• _Assignment_: Each line from the start of the records through the line containing "You may move" is to be transcribed exactly, and no other line is to be included.

• _Records shown_:
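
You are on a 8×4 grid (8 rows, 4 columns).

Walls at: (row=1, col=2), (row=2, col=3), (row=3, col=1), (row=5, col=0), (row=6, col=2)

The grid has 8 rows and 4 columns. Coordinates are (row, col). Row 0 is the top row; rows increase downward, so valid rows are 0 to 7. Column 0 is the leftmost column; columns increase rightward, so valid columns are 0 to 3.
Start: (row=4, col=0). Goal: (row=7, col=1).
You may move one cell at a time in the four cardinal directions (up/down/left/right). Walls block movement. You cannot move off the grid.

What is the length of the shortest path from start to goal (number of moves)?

Answer: Shortest path length: 4

Derivation:
BFS from (row=4, col=0) until reaching (row=7, col=1):
  Distance 0: (row=4, col=0)
  Distance 1: (row=3, col=0), (row=4, col=1)
  Distance 2: (row=2, col=0), (row=4, col=2), (row=5, col=1)
  Distance 3: (row=1, col=0), (row=2, col=1), (row=3, col=2), (row=4, col=3), (row=5, col=2), (row=6, col=1)
  Distance 4: (row=0, col=0), (row=1, col=1), (row=2, col=2), (row=3, col=3), (row=5, col=3), (row=6, col=0), (row=7, col=1)  <- goal reached here
One shortest path (4 moves): (row=4, col=0) -> (row=4, col=1) -> (row=5, col=1) -> (row=6, col=1) -> (row=7, col=1)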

• _Result of this task_:
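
You are on a 8×4 grid (8 rows, 4 columns).

Walls at: (row=1, col=2), (row=2, col=3), (row=3, col=1), (row=5, col=0), (row=6, col=2)

The grid has 8 rows and 4 columns. Coordinates are (row, col). Row 0 is the top row; rows increase downward, so valid rows are 0 to 7. Column 0 is the leftmost column; columns increase rightward, so valid columns are 0 to 3.
Start: (row=4, col=0). Goal: (row=7, col=1).
You may move one cell at a time in the four cardinal directions (up/down/left/right). Walls block movement. You cannot move off the grid.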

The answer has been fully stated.